┌─ RAW DATA

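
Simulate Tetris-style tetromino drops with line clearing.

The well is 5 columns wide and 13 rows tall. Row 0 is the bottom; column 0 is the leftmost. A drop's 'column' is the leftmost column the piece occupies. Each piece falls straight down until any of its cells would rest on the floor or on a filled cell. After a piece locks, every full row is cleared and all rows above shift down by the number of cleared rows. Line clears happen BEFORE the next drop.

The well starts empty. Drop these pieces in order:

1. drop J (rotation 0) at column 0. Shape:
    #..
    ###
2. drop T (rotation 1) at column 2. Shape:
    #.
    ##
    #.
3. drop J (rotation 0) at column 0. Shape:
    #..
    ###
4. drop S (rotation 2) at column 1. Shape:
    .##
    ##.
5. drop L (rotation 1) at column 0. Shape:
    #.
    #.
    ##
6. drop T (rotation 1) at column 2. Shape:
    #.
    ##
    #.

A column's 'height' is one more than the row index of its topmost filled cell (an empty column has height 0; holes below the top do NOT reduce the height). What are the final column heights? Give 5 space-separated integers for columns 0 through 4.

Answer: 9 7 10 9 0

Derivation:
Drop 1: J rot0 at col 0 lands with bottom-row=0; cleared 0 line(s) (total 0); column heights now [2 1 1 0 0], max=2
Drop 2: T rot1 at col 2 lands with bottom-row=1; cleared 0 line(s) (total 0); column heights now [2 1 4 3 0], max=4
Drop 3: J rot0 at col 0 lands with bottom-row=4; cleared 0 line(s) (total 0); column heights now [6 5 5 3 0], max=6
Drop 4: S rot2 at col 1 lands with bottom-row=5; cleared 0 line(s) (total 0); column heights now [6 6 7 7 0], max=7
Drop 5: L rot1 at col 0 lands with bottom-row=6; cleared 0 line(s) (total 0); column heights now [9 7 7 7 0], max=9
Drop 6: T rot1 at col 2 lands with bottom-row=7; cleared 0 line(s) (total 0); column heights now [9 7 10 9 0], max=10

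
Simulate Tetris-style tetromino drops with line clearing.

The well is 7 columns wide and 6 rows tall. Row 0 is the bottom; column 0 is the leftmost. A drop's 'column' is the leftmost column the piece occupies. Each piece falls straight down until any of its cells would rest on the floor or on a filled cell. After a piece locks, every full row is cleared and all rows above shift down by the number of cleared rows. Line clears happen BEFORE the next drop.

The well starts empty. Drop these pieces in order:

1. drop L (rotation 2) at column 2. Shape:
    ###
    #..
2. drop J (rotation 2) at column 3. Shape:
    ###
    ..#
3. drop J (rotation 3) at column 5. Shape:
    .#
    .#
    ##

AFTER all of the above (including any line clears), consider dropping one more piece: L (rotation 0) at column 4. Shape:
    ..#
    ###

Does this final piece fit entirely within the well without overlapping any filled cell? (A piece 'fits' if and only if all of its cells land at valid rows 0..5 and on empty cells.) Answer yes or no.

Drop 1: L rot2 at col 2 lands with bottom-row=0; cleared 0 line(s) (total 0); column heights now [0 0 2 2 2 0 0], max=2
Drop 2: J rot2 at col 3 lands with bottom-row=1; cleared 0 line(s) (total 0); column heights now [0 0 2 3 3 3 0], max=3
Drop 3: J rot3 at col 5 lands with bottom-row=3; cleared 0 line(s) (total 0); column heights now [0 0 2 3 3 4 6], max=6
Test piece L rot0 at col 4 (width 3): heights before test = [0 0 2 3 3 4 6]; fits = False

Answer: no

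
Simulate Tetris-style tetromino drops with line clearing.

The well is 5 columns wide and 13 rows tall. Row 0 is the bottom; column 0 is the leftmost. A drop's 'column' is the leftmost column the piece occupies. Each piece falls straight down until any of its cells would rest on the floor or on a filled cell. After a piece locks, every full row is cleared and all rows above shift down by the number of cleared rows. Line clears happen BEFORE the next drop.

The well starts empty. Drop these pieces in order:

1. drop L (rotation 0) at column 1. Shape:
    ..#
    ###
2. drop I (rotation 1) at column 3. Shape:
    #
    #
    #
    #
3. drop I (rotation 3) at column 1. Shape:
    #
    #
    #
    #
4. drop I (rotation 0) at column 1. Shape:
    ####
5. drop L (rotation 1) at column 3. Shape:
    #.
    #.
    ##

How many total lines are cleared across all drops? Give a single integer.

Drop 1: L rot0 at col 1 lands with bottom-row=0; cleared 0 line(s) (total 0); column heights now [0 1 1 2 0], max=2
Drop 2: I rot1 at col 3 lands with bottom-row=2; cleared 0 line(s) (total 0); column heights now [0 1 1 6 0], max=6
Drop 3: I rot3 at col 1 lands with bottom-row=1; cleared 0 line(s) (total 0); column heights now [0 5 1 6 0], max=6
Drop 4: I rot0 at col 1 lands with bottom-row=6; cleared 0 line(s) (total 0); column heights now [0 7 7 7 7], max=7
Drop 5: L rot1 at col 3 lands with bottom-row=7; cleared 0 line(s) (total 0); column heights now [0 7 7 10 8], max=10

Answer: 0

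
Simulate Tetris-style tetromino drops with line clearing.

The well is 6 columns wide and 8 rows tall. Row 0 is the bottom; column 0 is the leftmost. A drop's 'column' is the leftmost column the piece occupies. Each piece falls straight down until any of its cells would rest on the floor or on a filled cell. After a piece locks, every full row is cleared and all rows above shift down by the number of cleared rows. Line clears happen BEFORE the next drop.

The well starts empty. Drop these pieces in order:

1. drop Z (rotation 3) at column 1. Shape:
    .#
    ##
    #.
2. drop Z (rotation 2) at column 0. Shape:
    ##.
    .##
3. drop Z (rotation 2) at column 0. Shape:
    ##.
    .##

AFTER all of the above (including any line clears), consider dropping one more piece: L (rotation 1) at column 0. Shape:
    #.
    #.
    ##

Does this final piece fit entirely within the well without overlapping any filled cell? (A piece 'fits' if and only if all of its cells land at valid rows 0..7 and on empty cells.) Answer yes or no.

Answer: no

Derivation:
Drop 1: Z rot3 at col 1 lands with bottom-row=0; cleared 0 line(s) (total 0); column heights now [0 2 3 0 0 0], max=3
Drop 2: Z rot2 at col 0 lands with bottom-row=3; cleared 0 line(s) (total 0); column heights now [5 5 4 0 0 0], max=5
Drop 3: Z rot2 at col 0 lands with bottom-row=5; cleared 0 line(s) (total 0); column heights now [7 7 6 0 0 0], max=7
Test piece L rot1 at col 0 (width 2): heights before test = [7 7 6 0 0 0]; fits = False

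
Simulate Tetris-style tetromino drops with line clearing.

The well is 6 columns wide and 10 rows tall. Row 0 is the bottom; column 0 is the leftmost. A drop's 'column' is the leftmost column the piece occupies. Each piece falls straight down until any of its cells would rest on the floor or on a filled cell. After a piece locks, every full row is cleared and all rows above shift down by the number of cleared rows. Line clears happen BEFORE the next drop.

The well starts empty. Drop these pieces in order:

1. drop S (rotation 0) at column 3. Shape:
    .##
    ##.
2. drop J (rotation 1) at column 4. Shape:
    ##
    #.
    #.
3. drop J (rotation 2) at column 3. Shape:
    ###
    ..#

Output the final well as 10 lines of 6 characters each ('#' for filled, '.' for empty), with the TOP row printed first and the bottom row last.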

└─

*PROMPT*. The lines above should be duplicated exactly.

*EXERCISE ANSWER*.
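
Simulate Tetris-style tetromino drops with line clearing.

The well is 5 columns wide and 13 rows tall. Row 0 is the bottom; column 0 is the leftmost. A drop's 'column' is the leftmost column the piece occupies. Each piece falls straight down until any of its cells would rest on the floor or on a filled cell. After a piece locks, every full row is cleared and all rows above shift down by the number of cleared rows. Line clears happen BEFORE the next drop.

The well starts empty. Drop these pieces in order:

1. drop J (rotation 0) at column 0. Shape:
    #..
    ###
2. drop T (rotation 1) at column 2. Shape:
    #.
    ##
    #.
3. drop J (rotation 0) at column 0. Shape:
    #..
    ###
4. drop S (rotation 2) at column 1. Shape:
    .##
    ##.
5. drop L (rotation 1) at column 0. Shape:
    #.
    #.
    ##
6. drop T (rotation 1) at column 2. Shape:
    #.
    ##
    #.

A column's 'height' is one more than the row index of its topmost filled cell (an empty column has height 0; holes below the top do NOT reduce the height). What are the final column heights? Give 5 space-separated integers for columns 0 through 4.

Answer: 9 7 10 9 0

Derivation:
Drop 1: J rot0 at col 0 lands with bottom-row=0; cleared 0 line(s) (total 0); column heights now [2 1 1 0 0], max=2
Drop 2: T rot1 at col 2 lands with bottom-row=1; cleared 0 line(s) (total 0); column heights now [2 1 4 3 0], max=4
Drop 3: J rot0 at col 0 lands with bottom-row=4; cleared 0 line(s) (total 0); column heights now [6 5 5 3 0], max=6
Drop 4: S rot2 at col 1 lands with bottom-row=5; cleared 0 line(s) (total 0); column heights now [6 6 7 7 0], max=7
Drop 5: L rot1 at col 0 lands with bottom-row=6; cleared 0 line(s) (total 0); column heights now [9 7 7 7 0], max=9
Drop 6: T rot1 at col 2 lands with bottom-row=7; cleared 0 line(s) (total 0); column heights now [9 7 10 9 0], max=10

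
Simulate Tetris-style tetromino drops with line clearing.

The well is 7 columns wide and 6 rows tall. Row 0 is the bottom; column 0 is the leftmost. A drop's 'column' is the leftmost column the piece occupies. Each piece falls straight down until any of its cells would rest on the floor or on a filled cell. After a piece locks, every full row is cleared and all rows above shift down by the number of cleared rows. Line clears happen BEFORE the next drop.

The well starts empty. Drop these pieces in order:

1. drop L (rotation 2) at column 2. Shape:
    ###
    #..
2. drop J (rotation 2) at column 3. Shape:
    ###
    ..#
3. drop J (rotation 3) at column 5. Shape:
    .#
    .#
    ##

AFTER all of the above (including any line clears), consider dropping one more piece: L (rotation 0) at column 4. Shape:
    ..#
    ###

Does this final piece fit entirely within the well without overlapping any filled cell? (A piece 'fits' if and only if all of its cells land at valid rows 0..5 and on empty cells.) Answer yes or no.

Drop 1: L rot2 at col 2 lands with bottom-row=0; cleared 0 line(s) (total 0); column heights now [0 0 2 2 2 0 0], max=2
Drop 2: J rot2 at col 3 lands with bottom-row=1; cleared 0 line(s) (total 0); column heights now [0 0 2 3 3 3 0], max=3
Drop 3: J rot3 at col 5 lands with bottom-row=3; cleared 0 line(s) (total 0); column heights now [0 0 2 3 3 4 6], max=6
Test piece L rot0 at col 4 (width 3): heights before test = [0 0 2 3 3 4 6]; fits = False

Answer: no

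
Simulate Tetris-style tetromino drops with line clearing.

The well is 5 columns wide and 13 rows tall. Row 0 is the bottom; column 0 is the leftmost. A drop's 'column' is the leftmost column the piece occupies. Each piece falls straight down until any of its cells would rest on the floor or on a filled cell. After a piece locks, every full row is cleared and all rows above shift down by the number of cleared rows. Line clears happen BEFORE the next drop.

The well starts empty. Drop these pieces in order:

1. drop L (rotation 0) at column 1. Shape:
    ..#
    ###
2. drop I (rotation 1) at column 3. Shape:
    #
    #
    #
    #
3. drop I (rotation 3) at column 1. Shape:
    #
    #
    #
    #
4. drop I (rotation 0) at column 1. Shape:
    ####
5. drop L (rotation 1) at column 3. Shape:
    #.
    #.
    ##

How many total lines are cleared across all drops? Give a single integer.

Drop 1: L rot0 at col 1 lands with bottom-row=0; cleared 0 line(s) (total 0); column heights now [0 1 1 2 0], max=2
Drop 2: I rot1 at col 3 lands with bottom-row=2; cleared 0 line(s) (total 0); column heights now [0 1 1 6 0], max=6
Drop 3: I rot3 at col 1 lands with bottom-row=1; cleared 0 line(s) (total 0); column heights now [0 5 1 6 0], max=6
Drop 4: I rot0 at col 1 lands with bottom-row=6; cleared 0 line(s) (total 0); column heights now [0 7 7 7 7], max=7
Drop 5: L rot1 at col 3 lands with bottom-row=7; cleared 0 line(s) (total 0); column heights now [0 7 7 10 8], max=10

Answer: 0

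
Simulate Tetris-style tetromino drops with line clearing.

The well is 6 columns wide and 8 rows tall. Row 0 is the bottom; column 0 is the leftmost. A drop's 'column' is the leftmost column the piece occupies. Each piece falls straight down until any of its cells would rest on the floor or on a filled cell. After a piece locks, every full row is cleared and all rows above shift down by the number of cleared rows. Line clears happen BEFORE the next drop.

The well starts empty. Drop these pieces in order:

1. drop Z (rotation 3) at column 1. Shape:
    .#
    ##
    #.
2. drop Z (rotation 2) at column 0. Shape:
    ##.
    .##
3. drop Z (rotation 2) at column 0. Shape:
    ##.
    .##

AFTER all of the above (including any line clears), consider dropping one more piece: L (rotation 1) at column 0. Shape:
    #.
    #.
    ##

Does this final piece fit entirely within the well without overlapping any filled cell? (A piece 'fits' if and only if all of its cells land at valid rows 0..7 and on empty cells.) Answer yes or no.

Answer: no

Derivation:
Drop 1: Z rot3 at col 1 lands with bottom-row=0; cleared 0 line(s) (total 0); column heights now [0 2 3 0 0 0], max=3
Drop 2: Z rot2 at col 0 lands with bottom-row=3; cleared 0 line(s) (total 0); column heights now [5 5 4 0 0 0], max=5
Drop 3: Z rot2 at col 0 lands with bottom-row=5; cleared 0 line(s) (total 0); column heights now [7 7 6 0 0 0], max=7
Test piece L rot1 at col 0 (width 2): heights before test = [7 7 6 0 0 0]; fits = False

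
Simulate Tetris-style tetromino drops with line clearing.

The well is 6 columns wide and 10 rows tall. Row 0 is the bottom; column 0 is the leftmost. A drop's 'column' is the leftmost column the piece occupies. Each piece falls straight down until any of its cells would rest on the floor or on a filled cell. After a piece locks, every full row is cleared and all rows above shift down by the number of cleared rows. Line clears happen BEFORE the next drop.

The well starts empty. Drop these pieces in order:

1. drop S (rotation 0) at column 3. Shape:
    .##
    ##.
2. drop J (rotation 1) at column 4. Shape:
    ##
    #.
    #.
3. drop J (rotation 2) at column 3. Shape:
    ###
    ..#

Output the final well as 10 lines of 6 characters each ('#' for filled, '.' for empty), with the TOP row printed first and the bottom row last.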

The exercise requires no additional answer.